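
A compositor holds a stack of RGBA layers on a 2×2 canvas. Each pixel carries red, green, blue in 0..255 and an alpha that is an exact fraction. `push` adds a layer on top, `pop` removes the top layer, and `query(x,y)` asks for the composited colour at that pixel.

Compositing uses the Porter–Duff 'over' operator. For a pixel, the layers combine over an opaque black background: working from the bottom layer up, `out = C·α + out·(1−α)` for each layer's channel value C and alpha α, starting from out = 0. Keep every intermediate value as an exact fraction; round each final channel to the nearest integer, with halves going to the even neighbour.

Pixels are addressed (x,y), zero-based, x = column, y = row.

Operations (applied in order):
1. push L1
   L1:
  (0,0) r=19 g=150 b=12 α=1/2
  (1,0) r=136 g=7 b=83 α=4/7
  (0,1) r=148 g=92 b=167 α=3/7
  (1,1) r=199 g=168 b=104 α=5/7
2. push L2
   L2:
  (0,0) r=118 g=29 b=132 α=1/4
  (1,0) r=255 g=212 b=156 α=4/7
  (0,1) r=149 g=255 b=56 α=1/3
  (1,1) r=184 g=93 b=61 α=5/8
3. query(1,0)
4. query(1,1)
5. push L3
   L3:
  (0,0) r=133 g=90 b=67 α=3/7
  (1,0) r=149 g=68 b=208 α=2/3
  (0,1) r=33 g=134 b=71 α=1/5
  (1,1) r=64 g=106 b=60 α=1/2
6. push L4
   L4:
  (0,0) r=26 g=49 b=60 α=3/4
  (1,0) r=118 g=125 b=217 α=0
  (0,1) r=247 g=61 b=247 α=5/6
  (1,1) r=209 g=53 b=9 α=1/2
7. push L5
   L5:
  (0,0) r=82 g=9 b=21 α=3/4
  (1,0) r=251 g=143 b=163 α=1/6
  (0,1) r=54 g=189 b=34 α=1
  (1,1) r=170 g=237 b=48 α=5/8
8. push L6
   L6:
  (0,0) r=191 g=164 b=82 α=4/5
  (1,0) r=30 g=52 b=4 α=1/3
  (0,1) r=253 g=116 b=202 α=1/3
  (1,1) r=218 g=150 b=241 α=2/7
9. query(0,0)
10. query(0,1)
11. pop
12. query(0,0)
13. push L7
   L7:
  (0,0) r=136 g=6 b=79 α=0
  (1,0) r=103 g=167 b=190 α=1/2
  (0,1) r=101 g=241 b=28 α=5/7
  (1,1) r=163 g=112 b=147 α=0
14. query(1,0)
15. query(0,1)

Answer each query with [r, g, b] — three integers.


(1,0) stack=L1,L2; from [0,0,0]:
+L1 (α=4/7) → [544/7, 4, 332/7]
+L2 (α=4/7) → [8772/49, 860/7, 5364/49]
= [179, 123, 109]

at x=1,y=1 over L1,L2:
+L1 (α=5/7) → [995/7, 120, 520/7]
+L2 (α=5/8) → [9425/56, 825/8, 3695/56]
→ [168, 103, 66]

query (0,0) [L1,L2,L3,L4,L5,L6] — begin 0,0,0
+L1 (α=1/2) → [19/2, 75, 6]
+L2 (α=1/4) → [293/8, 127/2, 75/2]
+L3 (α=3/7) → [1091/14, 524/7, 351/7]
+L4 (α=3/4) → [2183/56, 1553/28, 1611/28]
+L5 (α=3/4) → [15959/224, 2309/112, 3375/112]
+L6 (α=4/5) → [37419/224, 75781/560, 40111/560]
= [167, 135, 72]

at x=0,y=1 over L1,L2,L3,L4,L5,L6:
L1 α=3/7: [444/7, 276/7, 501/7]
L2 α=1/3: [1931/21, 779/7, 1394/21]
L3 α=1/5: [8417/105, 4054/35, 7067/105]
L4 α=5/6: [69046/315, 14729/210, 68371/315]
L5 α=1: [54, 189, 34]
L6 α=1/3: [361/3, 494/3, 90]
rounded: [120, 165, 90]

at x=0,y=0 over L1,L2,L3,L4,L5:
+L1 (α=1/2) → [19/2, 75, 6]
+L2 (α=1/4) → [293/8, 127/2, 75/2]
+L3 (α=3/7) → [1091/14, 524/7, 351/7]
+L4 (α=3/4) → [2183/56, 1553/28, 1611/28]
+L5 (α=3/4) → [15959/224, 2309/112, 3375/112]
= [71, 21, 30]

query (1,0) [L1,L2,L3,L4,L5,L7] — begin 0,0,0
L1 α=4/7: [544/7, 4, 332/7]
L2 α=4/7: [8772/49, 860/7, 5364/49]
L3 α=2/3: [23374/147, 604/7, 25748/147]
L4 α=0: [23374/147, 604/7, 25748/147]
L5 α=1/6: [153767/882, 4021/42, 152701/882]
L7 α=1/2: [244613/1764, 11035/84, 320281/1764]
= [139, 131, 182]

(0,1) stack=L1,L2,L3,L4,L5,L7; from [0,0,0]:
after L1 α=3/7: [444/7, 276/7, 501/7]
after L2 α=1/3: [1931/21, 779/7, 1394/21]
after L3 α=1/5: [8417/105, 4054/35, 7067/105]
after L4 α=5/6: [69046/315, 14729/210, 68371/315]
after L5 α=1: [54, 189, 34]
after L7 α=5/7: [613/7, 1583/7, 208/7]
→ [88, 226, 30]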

+++

WHAT THE TASK REQUIRES>
Everything in the listing needs to appear again exactly.

WRITTEN SOLUTION>
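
A compositor holds a stack of RGBA layers on a 2×2 canvas. Each pixel carries red, green, blue in 0..255 and an alpha that is an exact fraction. `push` adds a layer on top, `pop` removes the top layer, and `query(x,y)` asks for the composited colour at that pixel.

Compositing uses the Porter–Duff 'over' operator. For a pixel, the layers combine over an opaque black background: working from the bottom layer up, `out = C·α + out·(1−α)` for each layer's channel value C and alpha α, starting from out = 0. Keep every intermediate value as an exact fraction; round each final channel to the nearest integer, with halves going to the even neighbour.

Pixels are addressed (x,y), zero-based, x = column, y = row.

Operations (applied in order):
1. push L1
   L1:
  (0,0) r=19 g=150 b=12 α=1/2
  (1,0) r=136 g=7 b=83 α=4/7
  (0,1) r=148 g=92 b=167 α=3/7
  (1,1) r=199 g=168 b=104 α=5/7
2. push L2
   L2:
  (0,0) r=118 g=29 b=132 α=1/4
  (1,0) r=255 g=212 b=156 α=4/7
  (0,1) r=149 g=255 b=56 α=1/3
  (1,1) r=184 g=93 b=61 α=5/8
3. query(1,0)
4. query(1,1)
5. push L3
   L3:
  (0,0) r=133 g=90 b=67 α=3/7
  (1,0) r=149 g=68 b=208 α=2/3
  (0,1) r=33 g=134 b=71 α=1/5
  (1,1) r=64 g=106 b=60 α=1/2
6. push L4
   L4:
  (0,0) r=26 g=49 b=60 α=3/4
  (1,0) r=118 g=125 b=217 α=0
  (0,1) r=247 g=61 b=247 α=5/6
  (1,1) r=209 g=53 b=9 α=1/2
7. push L5
   L5:
  (0,0) r=82 g=9 b=21 α=3/4
  (1,0) r=251 g=143 b=163 α=1/6
  (0,1) r=54 g=189 b=34 α=1
  (1,1) r=170 g=237 b=48 α=5/8
8. push L6
   L6:
  (0,0) r=191 g=164 b=82 α=4/5
  (1,0) r=30 g=52 b=4 α=1/3
  (0,1) r=253 g=116 b=202 α=1/3
  (1,1) r=218 g=150 b=241 α=2/7
9. query(0,0)
10. query(0,1)
11. pop
12. query(0,0)
13. push L7
   L7:
  (0,0) r=136 g=6 b=79 α=0
  (1,0) r=103 g=167 b=190 α=1/2
  (0,1) r=101 g=241 b=28 α=5/7
  (1,1) r=163 g=112 b=147 α=0
14. query(1,0)
15. query(0,1)

Answer each query with [r, g, b] — three integers.


(1,0) stack=L1,L2; from [0,0,0]:
+L1 (α=4/7) → [544/7, 4, 332/7]
+L2 (α=4/7) → [8772/49, 860/7, 5364/49]
= [179, 123, 109]

at x=1,y=1 over L1,L2:
+L1 (α=5/7) → [995/7, 120, 520/7]
+L2 (α=5/8) → [9425/56, 825/8, 3695/56]
→ [168, 103, 66]

query (0,0) [L1,L2,L3,L4,L5,L6] — begin 0,0,0
+L1 (α=1/2) → [19/2, 75, 6]
+L2 (α=1/4) → [293/8, 127/2, 75/2]
+L3 (α=3/7) → [1091/14, 524/7, 351/7]
+L4 (α=3/4) → [2183/56, 1553/28, 1611/28]
+L5 (α=3/4) → [15959/224, 2309/112, 3375/112]
+L6 (α=4/5) → [37419/224, 75781/560, 40111/560]
= [167, 135, 72]

at x=0,y=1 over L1,L2,L3,L4,L5,L6:
L1 α=3/7: [444/7, 276/7, 501/7]
L2 α=1/3: [1931/21, 779/7, 1394/21]
L3 α=1/5: [8417/105, 4054/35, 7067/105]
L4 α=5/6: [69046/315, 14729/210, 68371/315]
L5 α=1: [54, 189, 34]
L6 α=1/3: [361/3, 494/3, 90]
rounded: [120, 165, 90]

at x=0,y=0 over L1,L2,L3,L4,L5:
+L1 (α=1/2) → [19/2, 75, 6]
+L2 (α=1/4) → [293/8, 127/2, 75/2]
+L3 (α=3/7) → [1091/14, 524/7, 351/7]
+L4 (α=3/4) → [2183/56, 1553/28, 1611/28]
+L5 (α=3/4) → [15959/224, 2309/112, 3375/112]
= [71, 21, 30]

query (1,0) [L1,L2,L3,L4,L5,L7] — begin 0,0,0
L1 α=4/7: [544/7, 4, 332/7]
L2 α=4/7: [8772/49, 860/7, 5364/49]
L3 α=2/3: [23374/147, 604/7, 25748/147]
L4 α=0: [23374/147, 604/7, 25748/147]
L5 α=1/6: [153767/882, 4021/42, 152701/882]
L7 α=1/2: [244613/1764, 11035/84, 320281/1764]
= [139, 131, 182]

(0,1) stack=L1,L2,L3,L4,L5,L7; from [0,0,0]:
after L1 α=3/7: [444/7, 276/7, 501/7]
after L2 α=1/3: [1931/21, 779/7, 1394/21]
after L3 α=1/5: [8417/105, 4054/35, 7067/105]
after L4 α=5/6: [69046/315, 14729/210, 68371/315]
after L5 α=1: [54, 189, 34]
after L7 α=5/7: [613/7, 1583/7, 208/7]
→ [88, 226, 30]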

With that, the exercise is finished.